PROBLEM TO WORK ON
Lines from the first one down to the one containing "Band F: Solara" in the data below are the only ones needed; please return them exactly, both ends included.

Saved data entries:
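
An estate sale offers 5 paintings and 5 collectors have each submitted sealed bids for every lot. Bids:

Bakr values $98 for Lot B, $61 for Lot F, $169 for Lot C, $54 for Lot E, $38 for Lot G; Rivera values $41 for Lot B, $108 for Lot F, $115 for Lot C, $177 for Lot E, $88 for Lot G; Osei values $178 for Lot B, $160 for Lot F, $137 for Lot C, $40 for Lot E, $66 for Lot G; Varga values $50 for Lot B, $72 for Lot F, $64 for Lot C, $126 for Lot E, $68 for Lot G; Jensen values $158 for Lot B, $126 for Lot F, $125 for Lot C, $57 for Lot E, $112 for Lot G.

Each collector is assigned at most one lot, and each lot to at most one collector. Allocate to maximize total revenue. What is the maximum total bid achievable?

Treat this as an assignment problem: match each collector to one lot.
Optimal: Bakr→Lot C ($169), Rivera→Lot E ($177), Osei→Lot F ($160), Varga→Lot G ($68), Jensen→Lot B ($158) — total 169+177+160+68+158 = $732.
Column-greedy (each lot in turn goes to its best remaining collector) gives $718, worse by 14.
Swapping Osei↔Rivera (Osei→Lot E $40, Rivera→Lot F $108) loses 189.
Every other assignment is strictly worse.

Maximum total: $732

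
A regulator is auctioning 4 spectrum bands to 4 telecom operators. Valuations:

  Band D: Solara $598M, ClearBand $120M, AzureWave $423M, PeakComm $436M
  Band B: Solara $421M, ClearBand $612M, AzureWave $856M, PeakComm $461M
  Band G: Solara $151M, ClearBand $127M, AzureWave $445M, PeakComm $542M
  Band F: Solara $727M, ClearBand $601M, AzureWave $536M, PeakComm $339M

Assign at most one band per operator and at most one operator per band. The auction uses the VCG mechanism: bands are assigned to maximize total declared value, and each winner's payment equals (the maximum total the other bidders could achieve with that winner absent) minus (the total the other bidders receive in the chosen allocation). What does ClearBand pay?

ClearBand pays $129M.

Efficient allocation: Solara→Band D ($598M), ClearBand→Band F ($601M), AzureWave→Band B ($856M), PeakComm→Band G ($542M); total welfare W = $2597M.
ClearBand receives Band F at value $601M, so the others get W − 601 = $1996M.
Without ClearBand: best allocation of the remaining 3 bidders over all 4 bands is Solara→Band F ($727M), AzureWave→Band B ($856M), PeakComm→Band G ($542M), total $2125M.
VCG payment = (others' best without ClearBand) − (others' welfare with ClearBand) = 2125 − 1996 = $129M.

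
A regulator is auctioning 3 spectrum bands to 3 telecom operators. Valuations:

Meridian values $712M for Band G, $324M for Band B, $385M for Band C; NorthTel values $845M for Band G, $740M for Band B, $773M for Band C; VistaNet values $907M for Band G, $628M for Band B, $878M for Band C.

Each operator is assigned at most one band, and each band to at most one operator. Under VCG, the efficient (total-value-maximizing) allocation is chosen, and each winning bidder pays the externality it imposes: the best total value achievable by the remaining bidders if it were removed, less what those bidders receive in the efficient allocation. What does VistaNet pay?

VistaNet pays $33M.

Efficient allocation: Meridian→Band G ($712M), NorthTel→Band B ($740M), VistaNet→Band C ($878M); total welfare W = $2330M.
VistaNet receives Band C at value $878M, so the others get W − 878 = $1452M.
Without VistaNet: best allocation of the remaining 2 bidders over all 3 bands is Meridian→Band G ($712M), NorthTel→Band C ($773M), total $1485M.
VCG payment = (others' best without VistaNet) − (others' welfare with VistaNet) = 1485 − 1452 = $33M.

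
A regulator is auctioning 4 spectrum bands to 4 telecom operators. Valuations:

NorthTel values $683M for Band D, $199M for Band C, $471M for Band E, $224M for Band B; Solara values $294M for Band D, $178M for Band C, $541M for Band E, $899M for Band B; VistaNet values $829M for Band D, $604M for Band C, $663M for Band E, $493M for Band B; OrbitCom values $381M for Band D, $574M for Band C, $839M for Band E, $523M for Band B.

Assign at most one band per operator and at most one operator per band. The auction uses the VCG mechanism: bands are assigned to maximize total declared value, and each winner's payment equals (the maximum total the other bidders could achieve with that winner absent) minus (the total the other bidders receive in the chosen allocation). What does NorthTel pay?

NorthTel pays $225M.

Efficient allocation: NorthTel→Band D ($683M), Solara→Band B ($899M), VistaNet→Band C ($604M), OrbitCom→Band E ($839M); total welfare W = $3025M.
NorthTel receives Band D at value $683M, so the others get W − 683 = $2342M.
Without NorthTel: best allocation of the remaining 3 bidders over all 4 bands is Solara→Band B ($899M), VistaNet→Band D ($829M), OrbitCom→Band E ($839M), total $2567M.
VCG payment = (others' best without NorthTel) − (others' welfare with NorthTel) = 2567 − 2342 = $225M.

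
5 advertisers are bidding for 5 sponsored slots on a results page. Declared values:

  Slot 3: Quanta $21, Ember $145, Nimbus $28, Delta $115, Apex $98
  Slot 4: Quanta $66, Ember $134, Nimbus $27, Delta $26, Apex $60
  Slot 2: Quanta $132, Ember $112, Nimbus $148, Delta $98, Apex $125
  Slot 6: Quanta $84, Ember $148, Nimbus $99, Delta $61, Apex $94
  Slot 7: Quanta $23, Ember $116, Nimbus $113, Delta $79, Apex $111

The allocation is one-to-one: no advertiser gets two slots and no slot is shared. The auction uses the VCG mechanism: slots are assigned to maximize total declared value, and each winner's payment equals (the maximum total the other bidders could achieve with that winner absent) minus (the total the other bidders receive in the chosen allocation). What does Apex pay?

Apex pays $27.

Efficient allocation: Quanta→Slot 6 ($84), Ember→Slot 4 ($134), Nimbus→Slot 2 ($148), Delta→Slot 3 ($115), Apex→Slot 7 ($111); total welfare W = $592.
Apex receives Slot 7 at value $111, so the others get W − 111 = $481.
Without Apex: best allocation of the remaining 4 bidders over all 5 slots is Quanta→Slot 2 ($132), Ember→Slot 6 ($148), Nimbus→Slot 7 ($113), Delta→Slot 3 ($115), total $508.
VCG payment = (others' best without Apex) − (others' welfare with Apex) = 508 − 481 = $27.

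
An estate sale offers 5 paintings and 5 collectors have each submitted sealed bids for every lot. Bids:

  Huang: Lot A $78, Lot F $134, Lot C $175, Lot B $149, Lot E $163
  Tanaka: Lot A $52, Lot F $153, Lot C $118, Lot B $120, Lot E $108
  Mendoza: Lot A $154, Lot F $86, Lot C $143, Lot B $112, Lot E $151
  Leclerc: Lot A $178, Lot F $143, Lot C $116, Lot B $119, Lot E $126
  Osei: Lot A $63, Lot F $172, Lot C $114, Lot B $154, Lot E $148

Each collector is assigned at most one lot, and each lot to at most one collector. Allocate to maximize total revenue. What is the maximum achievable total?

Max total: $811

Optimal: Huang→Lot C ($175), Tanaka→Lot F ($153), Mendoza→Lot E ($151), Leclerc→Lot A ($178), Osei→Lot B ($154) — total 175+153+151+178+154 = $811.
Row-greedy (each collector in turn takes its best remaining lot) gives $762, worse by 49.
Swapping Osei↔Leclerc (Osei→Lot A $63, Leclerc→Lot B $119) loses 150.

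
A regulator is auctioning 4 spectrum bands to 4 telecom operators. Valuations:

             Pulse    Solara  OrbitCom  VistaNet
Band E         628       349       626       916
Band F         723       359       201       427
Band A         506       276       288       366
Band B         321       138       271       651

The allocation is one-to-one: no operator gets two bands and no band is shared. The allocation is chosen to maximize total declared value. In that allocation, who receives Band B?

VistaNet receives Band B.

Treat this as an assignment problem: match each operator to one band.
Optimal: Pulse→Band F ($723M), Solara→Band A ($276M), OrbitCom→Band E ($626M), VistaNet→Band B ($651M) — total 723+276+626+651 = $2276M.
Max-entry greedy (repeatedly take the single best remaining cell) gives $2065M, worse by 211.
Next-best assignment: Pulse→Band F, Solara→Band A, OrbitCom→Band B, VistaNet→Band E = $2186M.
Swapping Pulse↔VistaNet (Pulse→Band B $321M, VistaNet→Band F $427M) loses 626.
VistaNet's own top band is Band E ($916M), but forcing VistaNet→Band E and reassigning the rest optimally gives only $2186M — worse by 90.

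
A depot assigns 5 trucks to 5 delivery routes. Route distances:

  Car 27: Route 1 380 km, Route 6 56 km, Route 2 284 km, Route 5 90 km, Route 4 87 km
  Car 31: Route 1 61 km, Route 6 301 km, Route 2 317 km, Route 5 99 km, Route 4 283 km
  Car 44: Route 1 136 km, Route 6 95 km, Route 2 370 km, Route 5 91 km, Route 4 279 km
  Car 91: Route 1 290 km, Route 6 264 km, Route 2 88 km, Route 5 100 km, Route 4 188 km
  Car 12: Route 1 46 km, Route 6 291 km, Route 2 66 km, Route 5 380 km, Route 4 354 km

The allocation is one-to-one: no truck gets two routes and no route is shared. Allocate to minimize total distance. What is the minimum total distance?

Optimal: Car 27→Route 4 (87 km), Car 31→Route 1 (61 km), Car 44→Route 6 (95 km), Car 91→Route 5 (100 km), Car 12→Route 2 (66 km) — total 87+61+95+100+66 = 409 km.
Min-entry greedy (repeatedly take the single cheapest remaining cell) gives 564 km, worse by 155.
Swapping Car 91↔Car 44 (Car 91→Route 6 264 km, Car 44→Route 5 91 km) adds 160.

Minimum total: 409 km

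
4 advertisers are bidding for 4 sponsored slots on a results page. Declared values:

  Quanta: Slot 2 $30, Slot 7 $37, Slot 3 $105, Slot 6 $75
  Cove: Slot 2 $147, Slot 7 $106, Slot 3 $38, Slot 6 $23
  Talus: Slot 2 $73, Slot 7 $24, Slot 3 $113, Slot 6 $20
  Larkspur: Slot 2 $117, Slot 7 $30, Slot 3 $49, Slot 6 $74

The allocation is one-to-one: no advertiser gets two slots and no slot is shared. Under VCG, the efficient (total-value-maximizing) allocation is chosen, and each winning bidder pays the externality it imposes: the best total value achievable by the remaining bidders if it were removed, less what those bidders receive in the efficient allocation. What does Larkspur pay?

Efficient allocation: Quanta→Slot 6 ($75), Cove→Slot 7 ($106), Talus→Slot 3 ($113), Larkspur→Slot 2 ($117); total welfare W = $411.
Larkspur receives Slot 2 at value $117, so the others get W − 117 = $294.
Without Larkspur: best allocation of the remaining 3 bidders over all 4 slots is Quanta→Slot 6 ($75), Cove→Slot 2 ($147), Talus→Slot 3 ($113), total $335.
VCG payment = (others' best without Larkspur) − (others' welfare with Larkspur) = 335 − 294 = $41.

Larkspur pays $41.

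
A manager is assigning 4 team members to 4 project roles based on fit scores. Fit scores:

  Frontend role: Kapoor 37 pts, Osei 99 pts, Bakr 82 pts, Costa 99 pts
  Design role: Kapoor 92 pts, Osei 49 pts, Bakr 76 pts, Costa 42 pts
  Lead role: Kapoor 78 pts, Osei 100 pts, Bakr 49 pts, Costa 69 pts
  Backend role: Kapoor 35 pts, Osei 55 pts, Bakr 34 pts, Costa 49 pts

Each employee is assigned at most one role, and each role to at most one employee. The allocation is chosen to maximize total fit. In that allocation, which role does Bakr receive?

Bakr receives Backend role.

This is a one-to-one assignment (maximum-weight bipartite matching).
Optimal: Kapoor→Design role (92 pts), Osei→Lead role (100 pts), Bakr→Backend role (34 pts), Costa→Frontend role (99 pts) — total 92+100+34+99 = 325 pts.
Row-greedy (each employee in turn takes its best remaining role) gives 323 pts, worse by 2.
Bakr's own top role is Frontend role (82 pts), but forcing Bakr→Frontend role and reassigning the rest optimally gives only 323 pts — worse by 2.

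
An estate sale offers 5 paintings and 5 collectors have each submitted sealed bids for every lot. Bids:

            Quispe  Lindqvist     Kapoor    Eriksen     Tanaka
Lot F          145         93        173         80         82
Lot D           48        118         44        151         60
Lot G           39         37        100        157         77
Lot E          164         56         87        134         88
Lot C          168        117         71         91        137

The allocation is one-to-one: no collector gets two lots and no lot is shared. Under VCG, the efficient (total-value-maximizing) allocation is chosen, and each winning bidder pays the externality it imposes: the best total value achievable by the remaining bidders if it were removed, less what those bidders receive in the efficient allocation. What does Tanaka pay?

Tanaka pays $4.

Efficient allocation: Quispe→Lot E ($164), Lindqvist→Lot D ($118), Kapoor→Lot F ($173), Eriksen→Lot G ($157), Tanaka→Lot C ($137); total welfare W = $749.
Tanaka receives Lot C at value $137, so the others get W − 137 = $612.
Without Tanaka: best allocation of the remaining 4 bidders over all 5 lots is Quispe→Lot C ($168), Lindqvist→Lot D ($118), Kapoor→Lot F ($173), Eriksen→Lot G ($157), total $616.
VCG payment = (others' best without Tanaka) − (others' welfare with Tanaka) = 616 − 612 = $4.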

ANSWER TO THIS TASK
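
An estate sale offers 5 paintings and 5 collectors have each submitted sealed bids for every lot. Bids:

Bakr values $98 for Lot B, $61 for Lot F, $169 for Lot C, $54 for Lot E, $38 for Lot G; Rivera values $41 for Lot B, $108 for Lot F, $115 for Lot C, $177 for Lot E, $88 for Lot G; Osei values $178 for Lot B, $160 for Lot F, $137 for Lot C, $40 for Lot E, $66 for Lot G; Varga values $50 for Lot B, $72 for Lot F, $64 for Lot C, $126 for Lot E, $68 for Lot G; Jensen values $158 for Lot B, $126 for Lot F, $125 for Lot C, $57 for Lot E, $112 for Lot G.

Each collector is assigned at most one lot, and each lot to at most one collector. Allocate to maximize total revenue. What is the maximum total bid achievable?

Treat this as an assignment problem: match each collector to one lot.
Optimal: Bakr→Lot C ($169), Rivera→Lot E ($177), Osei→Lot F ($160), Varga→Lot G ($68), Jensen→Lot B ($158) — total 169+177+160+68+158 = $732.
Column-greedy (each lot in turn goes to its best remaining collector) gives $718, worse by 14.
Swapping Osei↔Rivera (Osei→Lot E $40, Rivera→Lot F $108) loses 189.
Every other assignment is strictly worse.

Maximum total: $732

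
A regulator is auctioning 4 spectrum bands to 4 telecom operators. Valuations:

  Band D: Solara $598M, ClearBand $120M, AzureWave $423M, PeakComm $436M
  Band B: Solara $421M, ClearBand $612M, AzureWave $856M, PeakComm $461M
  Band G: Solara $151M, ClearBand $127M, AzureWave $445M, PeakComm $542M
  Band F: Solara $727M, ClearBand $601M, AzureWave $536M, PeakComm $339M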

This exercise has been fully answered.